[WHAT YOU NEED TO DO]
Reproduce the full listing that appears beneath this instruction exactly.

[DATA EXTRACT]
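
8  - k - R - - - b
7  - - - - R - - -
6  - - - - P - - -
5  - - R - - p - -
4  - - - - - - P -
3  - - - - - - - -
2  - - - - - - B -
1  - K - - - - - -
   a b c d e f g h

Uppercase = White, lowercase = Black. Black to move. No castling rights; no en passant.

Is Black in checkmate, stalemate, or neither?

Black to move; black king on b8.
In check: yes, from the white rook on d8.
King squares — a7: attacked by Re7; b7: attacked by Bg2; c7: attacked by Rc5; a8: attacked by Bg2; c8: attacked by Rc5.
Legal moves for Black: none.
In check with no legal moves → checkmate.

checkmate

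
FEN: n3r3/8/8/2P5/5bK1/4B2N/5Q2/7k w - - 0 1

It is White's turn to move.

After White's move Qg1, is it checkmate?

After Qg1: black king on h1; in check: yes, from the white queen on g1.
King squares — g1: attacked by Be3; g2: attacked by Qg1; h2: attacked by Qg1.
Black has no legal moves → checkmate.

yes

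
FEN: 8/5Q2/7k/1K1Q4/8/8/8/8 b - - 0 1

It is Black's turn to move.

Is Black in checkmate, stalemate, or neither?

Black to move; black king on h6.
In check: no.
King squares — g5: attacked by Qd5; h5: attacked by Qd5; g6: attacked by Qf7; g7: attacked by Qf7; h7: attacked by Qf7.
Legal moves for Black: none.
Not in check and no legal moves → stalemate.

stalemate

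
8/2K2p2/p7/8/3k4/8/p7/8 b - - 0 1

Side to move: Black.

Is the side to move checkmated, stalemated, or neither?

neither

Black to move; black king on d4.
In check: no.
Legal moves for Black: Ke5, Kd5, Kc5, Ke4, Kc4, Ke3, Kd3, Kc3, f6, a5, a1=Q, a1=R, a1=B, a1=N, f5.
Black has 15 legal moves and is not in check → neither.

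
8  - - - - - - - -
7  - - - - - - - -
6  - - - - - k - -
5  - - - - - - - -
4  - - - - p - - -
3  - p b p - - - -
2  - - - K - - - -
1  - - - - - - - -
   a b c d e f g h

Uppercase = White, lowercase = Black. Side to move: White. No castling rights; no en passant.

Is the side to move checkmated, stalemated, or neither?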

[REPLY]
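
8  - k - R - - - b
7  - - - - R - - -
6  - - - - P - - -
5  - - R - - p - -
4  - - - - - - P -
3  - - - - - - - -
2  - - - - - - B -
1  - K - - - - - -
   a b c d e f g h

Uppercase = White, lowercase = Black. Black to move. No castling rights; no en passant.

Is Black in checkmate, stalemate, or neither?

Black to move; black king on b8.
In check: yes, from the white rook on d8.
King squares — a7: attacked by Re7; b7: attacked by Bg2; c7: attacked by Rc5; a8: attacked by Bg2; c8: attacked by Rc5.
Legal moves for Black: none.
In check with no legal moves → checkmate.

checkmate

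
FEN: n3r3/8/8/2P5/5bK1/4B2N/5Q2/7k w - - 0 1

It is White's turn to move.

After White's move Qg1, is it checkmate?

After Qg1: black king on h1; in check: yes, from the white queen on g1.
King squares — g1: attacked by Be3; g2: attacked by Qg1; h2: attacked by Qg1.
Black has no legal moves → checkmate.

yes

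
FEN: 8/5Q2/7k/1K1Q4/8/8/8/8 b - - 0 1

It is Black's turn to move.

Is Black in checkmate, stalemate, or neither?

Black to move; black king on h6.
In check: no.
King squares — g5: attacked by Qd5; h5: attacked by Qd5; g6: attacked by Qf7; g7: attacked by Qf7; h7: attacked by Qf7.
Legal moves for Black: none.
Not in check and no legal moves → stalemate.

stalemate

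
8/2K2p2/p7/8/3k4/8/p7/8 b - - 0 1

Side to move: Black.

Is the side to move checkmated, stalemated, or neither?

neither

Black to move; black king on d4.
In check: no.
Legal moves for Black: Ke5, Kd5, Kc5, Ke4, Kc4, Ke3, Kd3, Kc3, f6, a5, a1=Q, a1=R, a1=B, a1=N, f5.
Black has 15 legal moves and is not in check → neither.

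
8  - - - - - - - -
7  - - - - - - - -
6  - - - - - k - -
5  - - - - - - - -
4  - - - - p - - -
3  - p b p - - - -
2  - - - K - - - -
1  - - - - - - - -
   a b c d e f g h

Uppercase = White, lowercase = Black. Side to move: White. No castling rights; no en passant.

Is the side to move checkmated, stalemated, or neither?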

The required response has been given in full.